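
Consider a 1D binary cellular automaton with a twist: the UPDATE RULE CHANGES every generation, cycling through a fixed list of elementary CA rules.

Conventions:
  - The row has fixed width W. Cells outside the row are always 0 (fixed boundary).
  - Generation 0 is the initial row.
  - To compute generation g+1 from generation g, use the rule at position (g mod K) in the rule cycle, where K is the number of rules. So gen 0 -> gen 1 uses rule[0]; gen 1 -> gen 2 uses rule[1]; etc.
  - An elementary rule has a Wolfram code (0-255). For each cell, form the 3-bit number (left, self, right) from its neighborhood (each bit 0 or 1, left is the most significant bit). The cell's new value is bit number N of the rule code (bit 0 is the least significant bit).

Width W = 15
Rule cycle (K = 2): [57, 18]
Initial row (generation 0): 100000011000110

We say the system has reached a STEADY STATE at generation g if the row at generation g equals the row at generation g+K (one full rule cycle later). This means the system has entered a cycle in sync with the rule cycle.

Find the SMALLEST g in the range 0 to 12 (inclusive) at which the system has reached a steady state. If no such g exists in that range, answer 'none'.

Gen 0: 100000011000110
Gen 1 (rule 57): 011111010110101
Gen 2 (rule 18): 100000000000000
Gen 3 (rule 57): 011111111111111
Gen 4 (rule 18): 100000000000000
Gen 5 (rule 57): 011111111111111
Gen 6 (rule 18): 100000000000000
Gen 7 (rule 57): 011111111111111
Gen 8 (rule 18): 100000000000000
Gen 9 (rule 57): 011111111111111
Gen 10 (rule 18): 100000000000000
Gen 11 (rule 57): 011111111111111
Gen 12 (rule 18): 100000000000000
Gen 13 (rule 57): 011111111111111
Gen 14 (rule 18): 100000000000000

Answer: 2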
────
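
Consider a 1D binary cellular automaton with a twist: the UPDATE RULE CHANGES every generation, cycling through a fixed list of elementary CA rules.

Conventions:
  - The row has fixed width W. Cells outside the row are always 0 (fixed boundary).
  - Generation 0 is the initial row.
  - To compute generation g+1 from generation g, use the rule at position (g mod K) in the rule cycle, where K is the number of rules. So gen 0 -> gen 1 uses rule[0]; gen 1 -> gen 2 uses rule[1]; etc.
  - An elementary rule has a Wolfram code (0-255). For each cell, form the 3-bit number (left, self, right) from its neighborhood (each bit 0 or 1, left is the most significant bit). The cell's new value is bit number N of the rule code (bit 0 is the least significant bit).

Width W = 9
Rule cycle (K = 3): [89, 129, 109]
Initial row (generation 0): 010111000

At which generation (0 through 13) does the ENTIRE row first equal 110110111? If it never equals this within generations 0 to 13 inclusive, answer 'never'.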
────
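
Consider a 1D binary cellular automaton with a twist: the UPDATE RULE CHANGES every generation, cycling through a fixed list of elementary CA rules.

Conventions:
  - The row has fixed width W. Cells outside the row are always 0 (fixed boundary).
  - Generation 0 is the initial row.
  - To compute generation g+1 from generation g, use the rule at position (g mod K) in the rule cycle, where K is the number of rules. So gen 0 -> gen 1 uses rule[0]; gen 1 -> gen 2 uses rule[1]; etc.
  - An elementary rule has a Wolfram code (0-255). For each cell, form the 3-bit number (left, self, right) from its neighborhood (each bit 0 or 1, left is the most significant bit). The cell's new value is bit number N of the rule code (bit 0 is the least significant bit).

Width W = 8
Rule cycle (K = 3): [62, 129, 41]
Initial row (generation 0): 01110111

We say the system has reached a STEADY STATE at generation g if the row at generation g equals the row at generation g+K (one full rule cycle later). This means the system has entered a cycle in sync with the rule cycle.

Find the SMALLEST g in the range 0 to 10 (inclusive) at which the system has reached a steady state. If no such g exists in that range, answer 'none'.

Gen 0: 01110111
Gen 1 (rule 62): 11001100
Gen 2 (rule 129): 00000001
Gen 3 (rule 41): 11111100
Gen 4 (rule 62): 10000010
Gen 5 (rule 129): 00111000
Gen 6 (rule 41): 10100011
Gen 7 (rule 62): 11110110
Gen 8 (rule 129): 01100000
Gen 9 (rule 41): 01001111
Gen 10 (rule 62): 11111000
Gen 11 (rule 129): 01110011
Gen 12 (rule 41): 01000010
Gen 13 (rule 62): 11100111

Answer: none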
────
» Work required: Once the line with "Rule cycle (K = 3): [89, 129, 109]" is found in the records above, print exactly that line and every line after it through the line with "At which generation".

» Answer area:
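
Rule cycle (K = 3): [89, 129, 109]
Initial row (generation 0): 010111000

At which generation (0 through 13) does the ENTIRE row first equal 110110111? If it never equals this within generations 0 to 13 inclusive, answer 'never'.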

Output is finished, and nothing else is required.